───── EXERCISE INPUTS ─────

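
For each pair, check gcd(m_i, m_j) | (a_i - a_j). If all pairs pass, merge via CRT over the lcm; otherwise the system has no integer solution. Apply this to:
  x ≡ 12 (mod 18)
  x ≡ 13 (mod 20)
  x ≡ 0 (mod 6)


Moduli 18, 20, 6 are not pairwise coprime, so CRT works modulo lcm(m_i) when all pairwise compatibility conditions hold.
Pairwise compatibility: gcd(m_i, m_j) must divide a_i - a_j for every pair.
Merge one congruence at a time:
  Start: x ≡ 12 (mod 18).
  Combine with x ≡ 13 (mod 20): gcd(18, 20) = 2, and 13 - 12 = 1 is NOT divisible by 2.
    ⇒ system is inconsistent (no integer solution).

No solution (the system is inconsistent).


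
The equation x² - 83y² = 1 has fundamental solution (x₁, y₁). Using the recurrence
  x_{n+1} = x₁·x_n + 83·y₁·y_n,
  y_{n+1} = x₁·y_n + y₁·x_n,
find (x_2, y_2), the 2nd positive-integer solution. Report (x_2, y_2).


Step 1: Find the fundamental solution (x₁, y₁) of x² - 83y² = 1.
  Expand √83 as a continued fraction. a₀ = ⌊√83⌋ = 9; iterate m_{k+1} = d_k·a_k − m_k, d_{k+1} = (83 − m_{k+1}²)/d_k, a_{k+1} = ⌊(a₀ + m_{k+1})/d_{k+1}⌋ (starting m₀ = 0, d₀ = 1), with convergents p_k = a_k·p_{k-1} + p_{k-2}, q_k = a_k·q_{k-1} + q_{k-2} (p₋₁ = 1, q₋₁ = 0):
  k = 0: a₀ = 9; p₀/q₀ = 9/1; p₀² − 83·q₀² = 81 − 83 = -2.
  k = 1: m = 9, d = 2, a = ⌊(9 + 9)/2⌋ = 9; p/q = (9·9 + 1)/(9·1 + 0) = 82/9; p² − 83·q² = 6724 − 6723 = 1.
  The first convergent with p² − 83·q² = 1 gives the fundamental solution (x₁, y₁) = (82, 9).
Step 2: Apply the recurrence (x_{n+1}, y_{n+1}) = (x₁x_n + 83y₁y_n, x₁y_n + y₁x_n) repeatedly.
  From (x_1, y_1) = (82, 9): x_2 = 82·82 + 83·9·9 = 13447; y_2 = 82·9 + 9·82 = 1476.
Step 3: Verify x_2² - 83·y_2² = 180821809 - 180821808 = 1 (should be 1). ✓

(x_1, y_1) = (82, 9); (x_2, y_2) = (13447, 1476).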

─────
───── EXERCISE INPUTS ─────

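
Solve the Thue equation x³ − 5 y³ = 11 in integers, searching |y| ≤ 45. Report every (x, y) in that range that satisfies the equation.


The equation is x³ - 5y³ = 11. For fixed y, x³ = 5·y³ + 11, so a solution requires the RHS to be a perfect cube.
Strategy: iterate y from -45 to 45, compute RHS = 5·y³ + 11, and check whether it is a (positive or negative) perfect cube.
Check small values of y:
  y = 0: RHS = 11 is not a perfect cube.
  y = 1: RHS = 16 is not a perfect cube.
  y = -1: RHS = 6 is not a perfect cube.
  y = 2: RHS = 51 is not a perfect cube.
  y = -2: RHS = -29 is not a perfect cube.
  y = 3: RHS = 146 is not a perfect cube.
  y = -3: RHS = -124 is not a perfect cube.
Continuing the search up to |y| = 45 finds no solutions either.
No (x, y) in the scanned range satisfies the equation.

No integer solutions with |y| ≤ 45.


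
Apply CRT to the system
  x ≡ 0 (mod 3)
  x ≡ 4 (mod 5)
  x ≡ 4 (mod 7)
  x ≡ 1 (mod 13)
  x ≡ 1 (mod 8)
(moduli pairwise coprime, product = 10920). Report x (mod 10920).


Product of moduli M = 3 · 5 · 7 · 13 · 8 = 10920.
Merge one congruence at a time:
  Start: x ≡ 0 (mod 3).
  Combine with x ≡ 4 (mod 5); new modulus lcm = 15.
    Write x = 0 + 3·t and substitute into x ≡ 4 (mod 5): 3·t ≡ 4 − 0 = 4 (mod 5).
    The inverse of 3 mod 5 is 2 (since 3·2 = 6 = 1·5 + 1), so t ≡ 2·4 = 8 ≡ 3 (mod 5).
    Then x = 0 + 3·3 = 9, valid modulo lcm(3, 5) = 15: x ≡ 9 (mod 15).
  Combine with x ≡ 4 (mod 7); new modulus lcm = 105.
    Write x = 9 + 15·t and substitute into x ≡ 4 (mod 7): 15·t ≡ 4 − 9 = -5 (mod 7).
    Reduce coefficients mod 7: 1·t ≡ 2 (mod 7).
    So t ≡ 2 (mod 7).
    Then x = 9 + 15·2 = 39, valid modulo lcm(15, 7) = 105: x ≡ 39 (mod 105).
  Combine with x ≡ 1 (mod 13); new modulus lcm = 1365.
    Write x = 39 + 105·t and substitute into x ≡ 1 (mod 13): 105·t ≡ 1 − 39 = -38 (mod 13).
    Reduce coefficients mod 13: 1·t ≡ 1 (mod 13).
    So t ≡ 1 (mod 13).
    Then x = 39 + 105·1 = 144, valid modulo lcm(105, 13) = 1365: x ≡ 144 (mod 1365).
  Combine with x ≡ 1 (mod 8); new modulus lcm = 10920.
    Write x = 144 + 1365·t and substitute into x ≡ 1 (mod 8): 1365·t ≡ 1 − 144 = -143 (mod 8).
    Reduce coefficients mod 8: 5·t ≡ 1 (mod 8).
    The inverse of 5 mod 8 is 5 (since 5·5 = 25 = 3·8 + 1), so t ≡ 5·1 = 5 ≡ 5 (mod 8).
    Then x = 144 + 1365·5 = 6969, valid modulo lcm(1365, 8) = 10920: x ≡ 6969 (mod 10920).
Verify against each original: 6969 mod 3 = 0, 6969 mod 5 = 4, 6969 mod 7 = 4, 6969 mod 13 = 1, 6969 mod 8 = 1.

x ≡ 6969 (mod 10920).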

─────
───── EXERCISE INPUTS ─────

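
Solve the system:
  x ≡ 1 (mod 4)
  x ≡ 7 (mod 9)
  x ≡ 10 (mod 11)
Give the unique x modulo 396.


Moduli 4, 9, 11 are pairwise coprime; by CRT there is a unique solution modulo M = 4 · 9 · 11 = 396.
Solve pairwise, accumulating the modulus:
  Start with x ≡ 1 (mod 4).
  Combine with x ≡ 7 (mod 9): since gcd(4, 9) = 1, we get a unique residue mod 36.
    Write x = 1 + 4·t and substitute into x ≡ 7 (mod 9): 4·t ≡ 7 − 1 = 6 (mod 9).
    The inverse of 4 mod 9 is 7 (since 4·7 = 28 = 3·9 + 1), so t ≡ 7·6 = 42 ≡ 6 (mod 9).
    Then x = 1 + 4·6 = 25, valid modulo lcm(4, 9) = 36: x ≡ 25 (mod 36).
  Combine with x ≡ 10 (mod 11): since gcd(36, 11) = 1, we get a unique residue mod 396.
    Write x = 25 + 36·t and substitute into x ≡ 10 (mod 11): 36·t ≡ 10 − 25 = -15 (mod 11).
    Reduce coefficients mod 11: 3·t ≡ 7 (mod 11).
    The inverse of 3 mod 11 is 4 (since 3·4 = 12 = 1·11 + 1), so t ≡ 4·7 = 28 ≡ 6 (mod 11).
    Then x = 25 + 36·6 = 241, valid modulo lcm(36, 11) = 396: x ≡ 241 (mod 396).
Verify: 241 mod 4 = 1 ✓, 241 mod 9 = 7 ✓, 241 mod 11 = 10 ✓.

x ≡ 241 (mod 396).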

─────

• [PROBLEM DETAILS]:
Above are the records; print exactly the lines from the line with "x ≡ 0 (mod 6)" to the line with "The equation x²", including both, and nothing else.

• [EXERCISE RESPONSE]:
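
  x ≡ 0 (mod 6)


Moduli 18, 20, 6 are not pairwise coprime, so CRT works modulo lcm(m_i) when all pairwise compatibility conditions hold.
Pairwise compatibility: gcd(m_i, m_j) must divide a_i - a_j for every pair.
Merge one congruence at a time:
  Start: x ≡ 12 (mod 18).
  Combine with x ≡ 13 (mod 20): gcd(18, 20) = 2, and 13 - 12 = 1 is NOT divisible by 2.
    ⇒ system is inconsistent (no integer solution).

No solution (the system is inconsistent).


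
The equation x² - 83y² = 1 has fundamental solution (x₁, y₁). Using the recurrence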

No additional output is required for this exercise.